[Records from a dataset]
========

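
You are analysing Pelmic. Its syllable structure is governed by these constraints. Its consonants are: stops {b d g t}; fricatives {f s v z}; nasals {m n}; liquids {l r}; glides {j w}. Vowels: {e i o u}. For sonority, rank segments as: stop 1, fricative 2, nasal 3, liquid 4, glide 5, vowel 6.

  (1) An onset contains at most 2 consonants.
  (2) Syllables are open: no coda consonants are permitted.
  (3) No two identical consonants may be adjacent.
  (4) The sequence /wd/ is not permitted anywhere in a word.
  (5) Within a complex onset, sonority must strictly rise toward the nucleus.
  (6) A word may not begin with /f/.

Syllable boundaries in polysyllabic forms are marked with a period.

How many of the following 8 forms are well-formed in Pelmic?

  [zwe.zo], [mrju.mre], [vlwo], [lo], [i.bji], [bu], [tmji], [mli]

[zwe.zo] — σ1 onset /zw/ (2→5 rises), coda /∅/ ok; σ2 onset /z/, coda /∅/ ok → well-formed
[mrju.mre] — violates constraint 1: syllable 1 onset /mrj/ has 3 consonants (> 2) → ill-formed
[vlwo] — violates constraint 1: syllable 1 onset /vlw/ has 3 consonants (> 2) → ill-formed
[lo] — σ1 onset /l/, coda /∅/ ok → well-formed
[i.bji] — σ1 onset /∅/, coda /∅/ ok; σ2 onset /bj/ (1→5 rises), coda /∅/ ok → well-formed
[bu] — σ1 onset /b/, coda /∅/ ok → well-formed
[tmji] — violates constraint 1: syllable 1 onset /tmj/ has 3 consonants (> 2) → ill-formed
[mli] — σ1 onset /ml/ (3→4 rises), coda /∅/ ok → well-formed
Well-formed: [zwe.zo], [lo], [i.bji], [bu], [mli] → 5.

5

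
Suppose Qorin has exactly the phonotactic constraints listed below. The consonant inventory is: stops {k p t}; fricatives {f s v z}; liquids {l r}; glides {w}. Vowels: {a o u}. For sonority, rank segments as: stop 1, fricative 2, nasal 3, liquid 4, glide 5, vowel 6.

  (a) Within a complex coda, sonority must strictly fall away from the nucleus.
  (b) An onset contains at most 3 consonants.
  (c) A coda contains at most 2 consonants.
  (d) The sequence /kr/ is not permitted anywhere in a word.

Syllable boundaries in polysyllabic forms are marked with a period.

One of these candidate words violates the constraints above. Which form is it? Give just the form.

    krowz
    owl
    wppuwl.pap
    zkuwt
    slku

krowz — violates constraint (d): contains banned sequence /kr/ → ill-formed
owl — σ1 onset /∅/, coda /wl/ (5→4 falls) ok → well-formed
wppuwl.pap — σ1 onset /wpp/ (3C), coda /wl/ (5→4 falls) ok; σ2 onset /p/, coda /p/ ok → well-formed
zkuwt — σ1 onset /zk/ (2C), coda /wt/ (5→1 falls) ok → well-formed
slku — σ1 onset /slk/ (3C), coda /∅/ ok → well-formed

krowz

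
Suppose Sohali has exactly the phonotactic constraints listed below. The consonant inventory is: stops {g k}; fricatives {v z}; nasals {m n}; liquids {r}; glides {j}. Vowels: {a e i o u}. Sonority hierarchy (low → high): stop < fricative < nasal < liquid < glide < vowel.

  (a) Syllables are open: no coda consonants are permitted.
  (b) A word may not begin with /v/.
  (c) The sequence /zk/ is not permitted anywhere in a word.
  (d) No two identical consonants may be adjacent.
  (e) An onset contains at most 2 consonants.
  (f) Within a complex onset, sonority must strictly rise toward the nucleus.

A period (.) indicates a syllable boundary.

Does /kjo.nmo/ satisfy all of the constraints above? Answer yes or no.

no

/kjo.nmo/ — violates constraint (f): syllable 2 onset /nm/: /n/ (nasal, 3) → /m/ (nasal, 3) does not rise → illicit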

========

Quote every record above exactly.

■ Answer to this exercise
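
You are analysing Pelmic. Its syllable structure is governed by these constraints. Its consonants are: stops {b d g t}; fricatives {f s v z}; nasals {m n}; liquids {l r}; glides {j w}. Vowels: {e i o u}. For sonority, rank segments as: stop 1, fricative 2, nasal 3, liquid 4, glide 5, vowel 6.

  (1) An onset contains at most 2 consonants.
  (2) Syllables are open: no coda consonants are permitted.
  (3) No two identical consonants may be adjacent.
  (4) The sequence /wd/ is not permitted anywhere in a word.
  (5) Within a complex onset, sonority must strictly rise toward the nucleus.
  (6) A word may not begin with /f/.

Syllable boundaries in polysyllabic forms are marked with a period.

How many of the following 8 forms are well-formed in Pelmic?

  [zwe.zo], [mrju.mre], [vlwo], [lo], [i.bji], [bu], [tmji], [mli]

[zwe.zo] — σ1 onset /zw/ (2→5 rises), coda /∅/ ok; σ2 onset /z/, coda /∅/ ok → well-formed
[mrju.mre] — violates constraint 1: syllable 1 onset /mrj/ has 3 consonants (> 2) → ill-formed
[vlwo] — violates constraint 1: syllable 1 onset /vlw/ has 3 consonants (> 2) → ill-formed
[lo] — σ1 onset /l/, coda /∅/ ok → well-formed
[i.bji] — σ1 onset /∅/, coda /∅/ ok; σ2 onset /bj/ (1→5 rises), coda /∅/ ok → well-formed
[bu] — σ1 onset /b/, coda /∅/ ok → well-formed
[tmji] — violates constraint 1: syllable 1 onset /tmj/ has 3 consonants (> 2) → ill-formed
[mli] — σ1 onset /ml/ (3→4 rises), coda /∅/ ok → well-formed
Well-formed: [zwe.zo], [lo], [i.bji], [bu], [mli] → 5.

5

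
Suppose Qorin has exactly the phonotactic constraints listed below. The consonant inventory is: stops {k p t}; fricatives {f s v z}; liquids {l r}; glides {w}. Vowels: {a o u}. For sonority, rank segments as: stop 1, fricative 2, nasal 3, liquid 4, glide 5, vowel 6.

  (a) Within a complex coda, sonority must strictly fall away from the nucleus.
  (b) An onset contains at most 3 consonants.
  (c) A coda contains at most 2 consonants.
  (d) The sequence /kr/ is not permitted anywhere in a word.

Syllable boundaries in polysyllabic forms are marked with a period.

One of these candidate words violates the constraints above. Which form is it? Give just the form.

    krowz
    owl
    wppuwl.pap
    zkuwt
    slku

krowz — violates constraint (d): contains banned sequence /kr/ → ill-formed
owl — σ1 onset /∅/, coda /wl/ (5→4 falls) ok → well-formed
wppuwl.pap — σ1 onset /wpp/ (3C), coda /wl/ (5→4 falls) ok; σ2 onset /p/, coda /p/ ok → well-formed
zkuwt — σ1 onset /zk/ (2C), coda /wt/ (5→1 falls) ok → well-formed
slku — σ1 onset /slk/ (3C), coda /∅/ ok → well-formed

krowz

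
Suppose Sohali has exactly the phonotactic constraints listed below. The consonant inventory is: stops {g k}; fricatives {v z}; nasals {m n}; liquids {r}; glides {j}. Vowels: {a e i o u}. Sonority hierarchy (low → high): stop < fricative < nasal < liquid < glide < vowel.

  (a) Syllables are open: no coda consonants are permitted.
  (b) A word may not begin with /v/.
  (c) The sequence /zk/ is not permitted anywhere in a word.
  (d) No two identical consonants may be adjacent.
  (e) An onset contains at most 2 consonants.
  (f) Within a complex onset, sonority must strictly rise toward the nucleus.

A period (.) indicates a syllable boundary.

Does /kjo.nmo/ satisfy all of the constraints above? Answer yes or no.

no

/kjo.nmo/ — violates constraint (f): syllable 2 onset /nm/: /n/ (nasal, 3) → /m/ (nasal, 3) does not rise → illicit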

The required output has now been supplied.